[Saved entries]
+ + + +
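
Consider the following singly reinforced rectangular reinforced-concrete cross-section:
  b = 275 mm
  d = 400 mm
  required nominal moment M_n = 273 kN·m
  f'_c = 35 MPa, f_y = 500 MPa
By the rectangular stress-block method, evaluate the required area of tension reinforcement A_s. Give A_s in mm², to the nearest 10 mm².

With M_n = 0.85 f'_c a b (d − a/2), solve the quadratic for a:
a = d − √(d² − 2M_n/(0.85 f'_c b)) = 400 − √(400² − 2 × 273×10⁶/(0.85 × 35 × 275)) = 94.61 mm.
A_s = 0.85 f'_c a b / f_y = 0.85 × 35 × 94.61 × 275 / 500 = 1548.1 mm².

A_s ≈ 1550 mm²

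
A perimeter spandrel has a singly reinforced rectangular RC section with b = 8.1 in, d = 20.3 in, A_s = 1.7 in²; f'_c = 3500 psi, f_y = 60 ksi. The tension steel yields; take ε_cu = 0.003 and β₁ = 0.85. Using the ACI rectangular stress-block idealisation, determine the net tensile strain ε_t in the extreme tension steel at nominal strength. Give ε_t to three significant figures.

ε_t ≈ 0.00923

a = A_s f_y/(0.85 f'_c b) = 4.233 in.
β₁ = 0.85, so c = a/β₁ = 4.233/0.85 = 4.980 in.
From the linear strain diagram with ε_cu = 0.003: ε_t = 0.003 (d − c)/c = 0.003 × (20.3 − 4.980)/4.980 = 0.00923.
Since ε_t ≥ 0.005, the section is tension-controlled.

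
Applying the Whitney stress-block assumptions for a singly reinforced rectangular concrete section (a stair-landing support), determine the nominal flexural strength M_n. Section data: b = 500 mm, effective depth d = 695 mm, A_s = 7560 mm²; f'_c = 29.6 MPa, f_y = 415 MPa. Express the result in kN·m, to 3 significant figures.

M_n ≈ 1790 kN·m

T = A_s f_y = 7560 × 415 = 3137400 N = 3137.4 kN.
From C = T: a = T/(0.85 f'_c b) = 3137400/(0.85 × 29.6 × 500) = 249.40 mm.
M_n = T(d − a/2) = 3137.4 kN × (695 − 124.7) mm = 1789.26 kN·m.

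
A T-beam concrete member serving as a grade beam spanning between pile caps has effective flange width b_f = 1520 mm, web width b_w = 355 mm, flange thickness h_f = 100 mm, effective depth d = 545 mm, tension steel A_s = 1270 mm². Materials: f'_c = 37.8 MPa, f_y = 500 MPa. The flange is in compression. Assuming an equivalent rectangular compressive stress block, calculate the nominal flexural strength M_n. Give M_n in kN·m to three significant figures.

Tension: T = A_s f_y = 1270 × 500 = 635000 N.
Try a within the flange: a = T/(0.85 f'_c b_f) = 635000/(0.85 × 37.8 × 1520) = 13.00 mm.
Since a = 13.00 ≤ h_f = 100 mm, the stress block lies entirely in the flange; analyse as a rectangular beam of width b_f.
M_n = T(d − a/2) = 635000 × (545 − 6.5) = 341.95 × 10⁶ N·mm.
M_n = 341.95 kN·m.

M_n ≈ 342 kN·m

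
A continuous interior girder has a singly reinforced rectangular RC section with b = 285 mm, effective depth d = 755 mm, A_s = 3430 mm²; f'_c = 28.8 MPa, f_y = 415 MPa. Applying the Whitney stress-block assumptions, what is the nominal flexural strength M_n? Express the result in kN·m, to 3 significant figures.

M_n ≈ 929 kN·m

T = A_s f_y = 3430 × 415 = 1423450 N = 1423.45 kN.
From C = T: a = T/(0.85 f'_c b) = 1423450/(0.85 × 28.8 × 285) = 204.03 mm.
M_n = T(d − a/2) = 1423.45 kN × (755 − 102.015) mm = 929.49 kN·m.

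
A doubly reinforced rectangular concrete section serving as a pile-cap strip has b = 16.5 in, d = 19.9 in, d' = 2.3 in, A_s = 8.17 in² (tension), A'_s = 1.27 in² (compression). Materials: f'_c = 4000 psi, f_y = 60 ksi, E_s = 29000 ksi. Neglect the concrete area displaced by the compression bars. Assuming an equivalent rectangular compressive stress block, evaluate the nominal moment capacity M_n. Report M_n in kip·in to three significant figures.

Assume both steels yield.
a = (A_s − A'_s) f_y/(0.85 f'_c b) = (8.17 − 1.27) × 60/(0.85 × 4 × 16.5) = 7.380 in.
c = a/β₁ = 7.380/0.85 = 8.682 in; ε'_s = 0.003(c − d')/c = 0.0022 ≥ ε_y = 0.0021, so the compression steel yields.
M_n = (A_s − A'_s) f_y (d − a/2) + A'_s f_y (d − d') = 414 × (19.9 − 3.69) + 76.2 × (19.9 − 2.3) = 6710.9 + 1341.1 = 8052.0 kip·in.

M_n ≈ 8050 kip·in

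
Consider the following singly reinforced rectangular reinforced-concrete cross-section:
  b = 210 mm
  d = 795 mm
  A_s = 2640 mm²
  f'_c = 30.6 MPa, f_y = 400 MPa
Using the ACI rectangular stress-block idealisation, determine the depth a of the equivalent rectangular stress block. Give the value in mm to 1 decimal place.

T = A_s f_y = 2640 × 400 = 1056000 N = 1056 kN.
Setting C = 0.85 f'_c a b equal to T: a = 1056000/(0.85 × 30.6 × 210) = 193.3 mm.

a ≈ 193.3 mm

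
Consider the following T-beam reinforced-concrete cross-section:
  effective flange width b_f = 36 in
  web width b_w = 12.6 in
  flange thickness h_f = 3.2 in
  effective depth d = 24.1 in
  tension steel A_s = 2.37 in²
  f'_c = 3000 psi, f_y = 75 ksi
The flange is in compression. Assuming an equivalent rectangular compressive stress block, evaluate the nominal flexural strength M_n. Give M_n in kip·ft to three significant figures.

M_n ≈ 343 kip·ft

Tension: T = A_s f_y = 2.37 × 75 = 177.75 kips.
Try a within the flange: a = T/(0.85 f'_c b_f) = 177.75/(0.85 × 3 × 36) = 1.936 in.
Since a = 1.936 ≤ h_f = 3.2 in, the stress block lies entirely in the flange; analyse as a rectangular beam of width b_f.
M_n = T(d − a/2) = 177.75 × (24.1 − 0.968) = 4111.7 kip·in.
M_n = 4111.7/12 = 342.64 kip·ft.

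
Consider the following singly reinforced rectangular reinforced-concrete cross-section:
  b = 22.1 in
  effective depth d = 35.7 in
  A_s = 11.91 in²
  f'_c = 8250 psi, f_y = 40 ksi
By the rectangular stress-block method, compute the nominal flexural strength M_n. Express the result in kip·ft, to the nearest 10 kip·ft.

T = A_s f_y = 11.91 × 40 = 476.4 kips.
a = T/(0.85 f'_c b) = 476.4/(0.85 × 8.25 × 22.1) = 3.074 in.
M_n = T(d − a/2) = 476.4 × (35.7 − 1.537) = 16275.3 kip·in = 16275.3/12 = 1356.28 kip·ft.

M_n ≈ 1360 kip·ft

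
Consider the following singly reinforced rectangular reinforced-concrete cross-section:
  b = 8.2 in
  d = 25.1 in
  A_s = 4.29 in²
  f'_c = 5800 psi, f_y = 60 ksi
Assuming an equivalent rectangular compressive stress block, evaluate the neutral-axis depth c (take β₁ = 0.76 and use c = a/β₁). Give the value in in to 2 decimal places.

T = A_s f_y = 4.29 × 60 = 257.4 kips.
a = T/(0.85 f'_c b) = 257.4/(0.85 × 5.8 × 8.2) = 6.3672 in.
With β₁ = 0.76, c = a/β₁ = 6.3672/0.76 = 8.38 in.

c ≈ 8.38 in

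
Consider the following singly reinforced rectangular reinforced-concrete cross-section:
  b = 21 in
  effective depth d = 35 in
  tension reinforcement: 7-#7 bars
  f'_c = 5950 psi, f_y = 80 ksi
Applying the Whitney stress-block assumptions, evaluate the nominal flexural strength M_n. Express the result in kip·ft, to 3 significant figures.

A_s = 7 × 0.6 = 4.2 in².
T = A_s f_y = 4.2 × 80 = 336 kips.
a = T/(0.85 f'_c b) = 336/(0.85 × 5.95 × 21) = 3.164 in.
M_n = T(d − a/2) = 336 × (35 − 1.582) = 11228.4 kip·in = 11228.4/12 = 935.70 kip·ft.

M_n ≈ 936 kip·ft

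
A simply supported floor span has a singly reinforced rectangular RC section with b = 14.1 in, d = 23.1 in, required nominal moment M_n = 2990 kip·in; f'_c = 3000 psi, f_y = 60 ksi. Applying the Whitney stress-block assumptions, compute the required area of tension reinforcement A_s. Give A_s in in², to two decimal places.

A_s ≈ 2.36 in²

From M_n = 0.85 f'_c a b (d − a/2):
a = d − √(d² − 2M_n/(0.85 f'_c b)) = 23.1 − √(23.1² − 2 × 2990/(0.85 × 3 × 14.1)) = 3.935 in.
A_s = 0.85 f'_c a b / f_y = 0.85 × 3 × 3.935 × 14.1 / 60 = 2.358 in².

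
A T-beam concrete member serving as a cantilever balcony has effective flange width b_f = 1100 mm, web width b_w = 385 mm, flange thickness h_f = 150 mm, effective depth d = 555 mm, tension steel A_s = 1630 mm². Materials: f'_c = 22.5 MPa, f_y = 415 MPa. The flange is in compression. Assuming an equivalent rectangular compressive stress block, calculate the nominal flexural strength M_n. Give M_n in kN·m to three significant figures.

M_n ≈ 365 kN·m

Tension: T = A_s f_y = 1630 × 415 = 676450 N.
Try a within the flange: a = T/(0.85 f'_c b_f) = 676450/(0.85 × 22.5 × 1100) = 32.15 mm.
Since a = 32.15 ≤ h_f = 150 mm, the stress block lies entirely in the flange; analyse as a rectangular beam of width b_f.
M_n = T(d − a/2) = 676450 × (555 − 16.075) = 364.56 × 10⁶ N·mm.
M_n = 364.56 kN·m.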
+ + + +
# [Your assignment]
Give back, verbatim, the lines from the top of the entries above through the line containing "f'_c = 35 MPa, f_y = 500 MPa".

# [Result below]
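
Consider the following singly reinforced rectangular reinforced-concrete cross-section:
  b = 275 mm
  d = 400 mm
  required nominal moment M_n = 273 kN·m
  f'_c = 35 MPa, f_y = 500 MPa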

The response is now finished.